======== GIVEN RECORDS ========

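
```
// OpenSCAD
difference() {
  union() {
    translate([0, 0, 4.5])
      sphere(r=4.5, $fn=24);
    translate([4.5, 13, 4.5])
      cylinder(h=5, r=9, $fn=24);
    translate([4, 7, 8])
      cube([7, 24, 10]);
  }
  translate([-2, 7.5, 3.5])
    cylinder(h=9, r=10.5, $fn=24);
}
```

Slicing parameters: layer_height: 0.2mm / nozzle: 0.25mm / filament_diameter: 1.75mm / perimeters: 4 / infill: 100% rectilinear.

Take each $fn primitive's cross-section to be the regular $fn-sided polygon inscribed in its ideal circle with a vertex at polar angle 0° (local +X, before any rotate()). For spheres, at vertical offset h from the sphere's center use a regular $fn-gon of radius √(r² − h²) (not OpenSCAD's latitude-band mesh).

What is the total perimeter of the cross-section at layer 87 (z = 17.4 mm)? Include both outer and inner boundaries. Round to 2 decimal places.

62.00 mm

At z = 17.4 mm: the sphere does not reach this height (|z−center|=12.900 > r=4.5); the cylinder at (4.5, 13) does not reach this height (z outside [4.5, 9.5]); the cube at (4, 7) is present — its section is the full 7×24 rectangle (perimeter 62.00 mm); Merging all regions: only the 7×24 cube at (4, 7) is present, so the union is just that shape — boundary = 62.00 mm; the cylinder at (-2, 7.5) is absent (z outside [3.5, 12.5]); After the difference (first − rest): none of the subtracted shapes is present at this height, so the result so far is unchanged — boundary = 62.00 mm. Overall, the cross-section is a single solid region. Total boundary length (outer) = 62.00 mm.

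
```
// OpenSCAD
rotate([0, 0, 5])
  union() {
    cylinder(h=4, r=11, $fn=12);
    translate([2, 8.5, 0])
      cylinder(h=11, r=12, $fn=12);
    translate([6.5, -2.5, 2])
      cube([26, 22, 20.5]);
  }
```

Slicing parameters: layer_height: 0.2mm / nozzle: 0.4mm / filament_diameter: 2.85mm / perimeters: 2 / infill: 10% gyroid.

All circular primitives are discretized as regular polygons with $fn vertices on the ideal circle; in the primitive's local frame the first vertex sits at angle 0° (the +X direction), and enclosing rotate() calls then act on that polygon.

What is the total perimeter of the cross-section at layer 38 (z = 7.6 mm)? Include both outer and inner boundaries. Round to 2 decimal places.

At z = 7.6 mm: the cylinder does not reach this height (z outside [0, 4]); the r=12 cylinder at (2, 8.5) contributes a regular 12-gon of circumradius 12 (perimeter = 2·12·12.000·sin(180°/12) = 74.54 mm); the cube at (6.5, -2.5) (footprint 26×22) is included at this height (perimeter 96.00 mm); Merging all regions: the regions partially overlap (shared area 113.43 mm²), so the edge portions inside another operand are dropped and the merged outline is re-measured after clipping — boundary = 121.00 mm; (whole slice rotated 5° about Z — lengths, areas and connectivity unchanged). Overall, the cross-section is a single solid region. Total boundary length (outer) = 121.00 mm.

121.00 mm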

========
======== GIVEN RECORDS ========

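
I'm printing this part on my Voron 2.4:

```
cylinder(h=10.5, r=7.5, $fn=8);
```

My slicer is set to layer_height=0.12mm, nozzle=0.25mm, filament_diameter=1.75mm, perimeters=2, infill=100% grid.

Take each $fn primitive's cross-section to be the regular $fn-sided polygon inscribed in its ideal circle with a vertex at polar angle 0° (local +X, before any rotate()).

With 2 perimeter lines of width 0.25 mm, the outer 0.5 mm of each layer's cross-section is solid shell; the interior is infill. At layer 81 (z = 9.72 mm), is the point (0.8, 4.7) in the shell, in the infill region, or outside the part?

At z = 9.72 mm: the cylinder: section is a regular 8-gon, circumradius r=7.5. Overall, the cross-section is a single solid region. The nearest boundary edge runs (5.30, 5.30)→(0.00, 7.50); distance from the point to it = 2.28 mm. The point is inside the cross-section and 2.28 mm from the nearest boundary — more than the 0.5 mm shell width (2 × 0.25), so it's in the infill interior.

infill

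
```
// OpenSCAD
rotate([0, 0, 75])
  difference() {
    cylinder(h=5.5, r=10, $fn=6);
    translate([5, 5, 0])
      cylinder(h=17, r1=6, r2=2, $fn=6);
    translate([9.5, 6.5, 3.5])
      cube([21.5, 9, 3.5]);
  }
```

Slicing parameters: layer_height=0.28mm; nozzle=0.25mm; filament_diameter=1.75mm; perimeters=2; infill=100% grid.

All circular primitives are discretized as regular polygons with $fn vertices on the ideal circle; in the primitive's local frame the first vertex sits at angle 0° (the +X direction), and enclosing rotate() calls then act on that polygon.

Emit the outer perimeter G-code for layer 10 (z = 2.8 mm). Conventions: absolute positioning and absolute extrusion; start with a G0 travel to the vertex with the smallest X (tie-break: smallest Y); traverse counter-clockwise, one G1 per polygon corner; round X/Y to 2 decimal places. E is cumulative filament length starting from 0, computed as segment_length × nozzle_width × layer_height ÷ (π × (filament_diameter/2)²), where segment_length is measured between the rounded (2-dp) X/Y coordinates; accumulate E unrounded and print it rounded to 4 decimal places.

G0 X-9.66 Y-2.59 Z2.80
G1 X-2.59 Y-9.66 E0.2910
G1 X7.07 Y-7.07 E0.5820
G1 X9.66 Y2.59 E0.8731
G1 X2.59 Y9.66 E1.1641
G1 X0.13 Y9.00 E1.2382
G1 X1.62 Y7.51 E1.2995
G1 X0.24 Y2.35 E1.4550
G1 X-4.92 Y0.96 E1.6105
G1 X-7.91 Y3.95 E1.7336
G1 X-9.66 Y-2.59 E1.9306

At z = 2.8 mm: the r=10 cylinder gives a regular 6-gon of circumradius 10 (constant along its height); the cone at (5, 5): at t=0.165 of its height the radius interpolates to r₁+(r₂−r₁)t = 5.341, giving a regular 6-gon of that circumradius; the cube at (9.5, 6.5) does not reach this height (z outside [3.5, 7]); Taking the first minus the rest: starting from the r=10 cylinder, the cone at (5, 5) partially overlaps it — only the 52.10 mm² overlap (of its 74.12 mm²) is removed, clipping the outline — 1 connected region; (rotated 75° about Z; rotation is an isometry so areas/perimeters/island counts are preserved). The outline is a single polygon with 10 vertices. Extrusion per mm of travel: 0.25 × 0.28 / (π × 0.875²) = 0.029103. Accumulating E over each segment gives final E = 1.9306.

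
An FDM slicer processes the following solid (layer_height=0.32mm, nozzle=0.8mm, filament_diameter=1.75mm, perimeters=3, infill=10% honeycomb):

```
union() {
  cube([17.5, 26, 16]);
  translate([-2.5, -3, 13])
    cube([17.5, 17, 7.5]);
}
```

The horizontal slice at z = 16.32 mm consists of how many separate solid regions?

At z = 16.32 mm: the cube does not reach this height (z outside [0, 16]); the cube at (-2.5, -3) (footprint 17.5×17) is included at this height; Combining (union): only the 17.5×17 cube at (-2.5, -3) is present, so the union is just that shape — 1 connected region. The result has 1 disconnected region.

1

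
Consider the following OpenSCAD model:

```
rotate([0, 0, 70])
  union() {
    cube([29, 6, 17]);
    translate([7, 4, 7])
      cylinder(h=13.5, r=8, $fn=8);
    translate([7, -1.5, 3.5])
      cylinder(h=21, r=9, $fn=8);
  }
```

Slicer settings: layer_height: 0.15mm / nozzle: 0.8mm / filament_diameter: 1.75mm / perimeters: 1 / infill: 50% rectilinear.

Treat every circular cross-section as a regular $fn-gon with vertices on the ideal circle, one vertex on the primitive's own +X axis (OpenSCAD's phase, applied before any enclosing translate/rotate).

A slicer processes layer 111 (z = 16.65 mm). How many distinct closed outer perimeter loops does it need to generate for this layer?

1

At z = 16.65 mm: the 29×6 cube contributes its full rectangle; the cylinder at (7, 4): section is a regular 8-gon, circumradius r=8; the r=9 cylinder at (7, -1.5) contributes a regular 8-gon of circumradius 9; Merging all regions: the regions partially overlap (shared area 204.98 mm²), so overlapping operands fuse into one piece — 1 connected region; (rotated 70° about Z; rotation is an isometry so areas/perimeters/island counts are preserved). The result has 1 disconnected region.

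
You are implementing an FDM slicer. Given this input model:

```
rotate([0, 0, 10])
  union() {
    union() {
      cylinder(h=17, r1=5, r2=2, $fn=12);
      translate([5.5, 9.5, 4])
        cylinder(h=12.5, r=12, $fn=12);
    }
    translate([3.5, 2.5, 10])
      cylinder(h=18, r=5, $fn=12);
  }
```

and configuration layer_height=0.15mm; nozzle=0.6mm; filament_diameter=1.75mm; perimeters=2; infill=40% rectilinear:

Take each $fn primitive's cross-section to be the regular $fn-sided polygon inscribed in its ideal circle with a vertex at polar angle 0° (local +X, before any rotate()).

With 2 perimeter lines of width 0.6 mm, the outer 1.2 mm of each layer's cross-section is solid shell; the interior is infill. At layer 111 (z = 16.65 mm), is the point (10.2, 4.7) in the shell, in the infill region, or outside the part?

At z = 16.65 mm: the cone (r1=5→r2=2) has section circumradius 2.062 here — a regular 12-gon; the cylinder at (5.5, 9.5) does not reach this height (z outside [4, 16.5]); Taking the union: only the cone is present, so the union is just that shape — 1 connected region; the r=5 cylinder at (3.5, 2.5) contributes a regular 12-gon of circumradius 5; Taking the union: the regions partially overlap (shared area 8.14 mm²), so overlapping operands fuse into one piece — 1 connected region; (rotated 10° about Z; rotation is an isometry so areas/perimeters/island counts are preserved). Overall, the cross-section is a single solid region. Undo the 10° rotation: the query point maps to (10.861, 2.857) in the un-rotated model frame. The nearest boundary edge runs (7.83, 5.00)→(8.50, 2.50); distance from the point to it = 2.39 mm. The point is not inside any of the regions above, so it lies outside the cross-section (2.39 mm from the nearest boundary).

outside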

========

**TRY IT**
Filter the entries above down to the lines that contain the word "grid".

**SOLUTION**
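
My slicer is set to layer_height=0.12mm, nozzle=0.25mm, filament_diameter=1.75mm, perimeters=2, infill=100% grid.
Slicing parameters: layer_height=0.28mm; nozzle=0.25mm; filament_diameter=1.75mm; perimeters=2; infill=100% grid.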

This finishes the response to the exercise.